ABOUT THIS EXERCISE: A line-by-line copy of the material below is required.

DATASET ENTRIES:
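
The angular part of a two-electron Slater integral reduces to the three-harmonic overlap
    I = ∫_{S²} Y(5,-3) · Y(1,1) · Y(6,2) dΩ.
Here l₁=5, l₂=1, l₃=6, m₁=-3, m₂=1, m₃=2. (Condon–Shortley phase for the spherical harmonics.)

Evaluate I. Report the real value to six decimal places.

m-sum 0 ✓  L=12 even ✓  4≤6≤6 ✓
Π(2lᵢ+1) = 11×3×13 = 429
triangle coeff Δ(5,1,6) = 1/858
Σ_t [0,0]: t=0:+1/14400 = 1/14400
(3j)²=6/143 [(5 1 6; 0 0 0)], sign=+1
Σ_t [0,0]: t=0:+1/161280 = 1/161280
(3j)²=1/143 [(5 1 6; -3 1 2)], sign=+1
⇒ 4πI² = 18/143
I = (+1)√(18/143/(4π)) = 0.10008369

0.100084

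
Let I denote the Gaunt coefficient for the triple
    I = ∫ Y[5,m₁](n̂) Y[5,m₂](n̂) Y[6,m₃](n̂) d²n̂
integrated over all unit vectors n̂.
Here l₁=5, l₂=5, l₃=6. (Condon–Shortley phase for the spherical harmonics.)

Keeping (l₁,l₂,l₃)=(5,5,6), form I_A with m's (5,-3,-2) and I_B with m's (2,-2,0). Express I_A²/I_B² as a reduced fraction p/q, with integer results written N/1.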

RESULT OF THIS EXERCISE:
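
The angular part of a two-electron Slater integral reduces to the three-harmonic overlap
    I = ∫_{S²} Y(5,-3) · Y(1,1) · Y(6,2) dΩ.
Here l₁=5, l₂=1, l₃=6, m₁=-3, m₂=1, m₃=2. (Condon–Shortley phase for the spherical harmonics.)

Evaluate I. Report the real value to six decimal places.

m-sum 0 ✓  L=12 even ✓  4≤6≤6 ✓
Π(2lᵢ+1) = 11×3×13 = 429
triangle coeff Δ(5,1,6) = 1/858
Σ_t [0,0]: t=0:+1/14400 = 1/14400
(3j)²=6/143 [(5 1 6; 0 0 0)], sign=+1
Σ_t [0,0]: t=0:+1/161280 = 1/161280
(3j)²=1/143 [(5 1 6; -3 1 2)], sign=+1
⇒ 4πI² = 18/143
I = (+1)√(18/143/(4π)) = 0.10008369

0.100084

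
Let I denote the Gaunt coefficient for the triple
    I = ∫ Y[5,m₁](n̂) Y[5,m₂](n̂) Y[6,m₃](n̂) d²n̂
integrated over all unit vectors n̂.
Here l₁=5, l₂=5, l₃=6. (Condon–Shortley phase for the spherical harmonics.)

Keeping (l₁,l₂,l₃)=(5,5,6), form I_A with m's (5,-3,-2) and I_B with m's (2,-2,0). Express I_A²/I_B² as a reduced fraction p/q, with integer results written N/1.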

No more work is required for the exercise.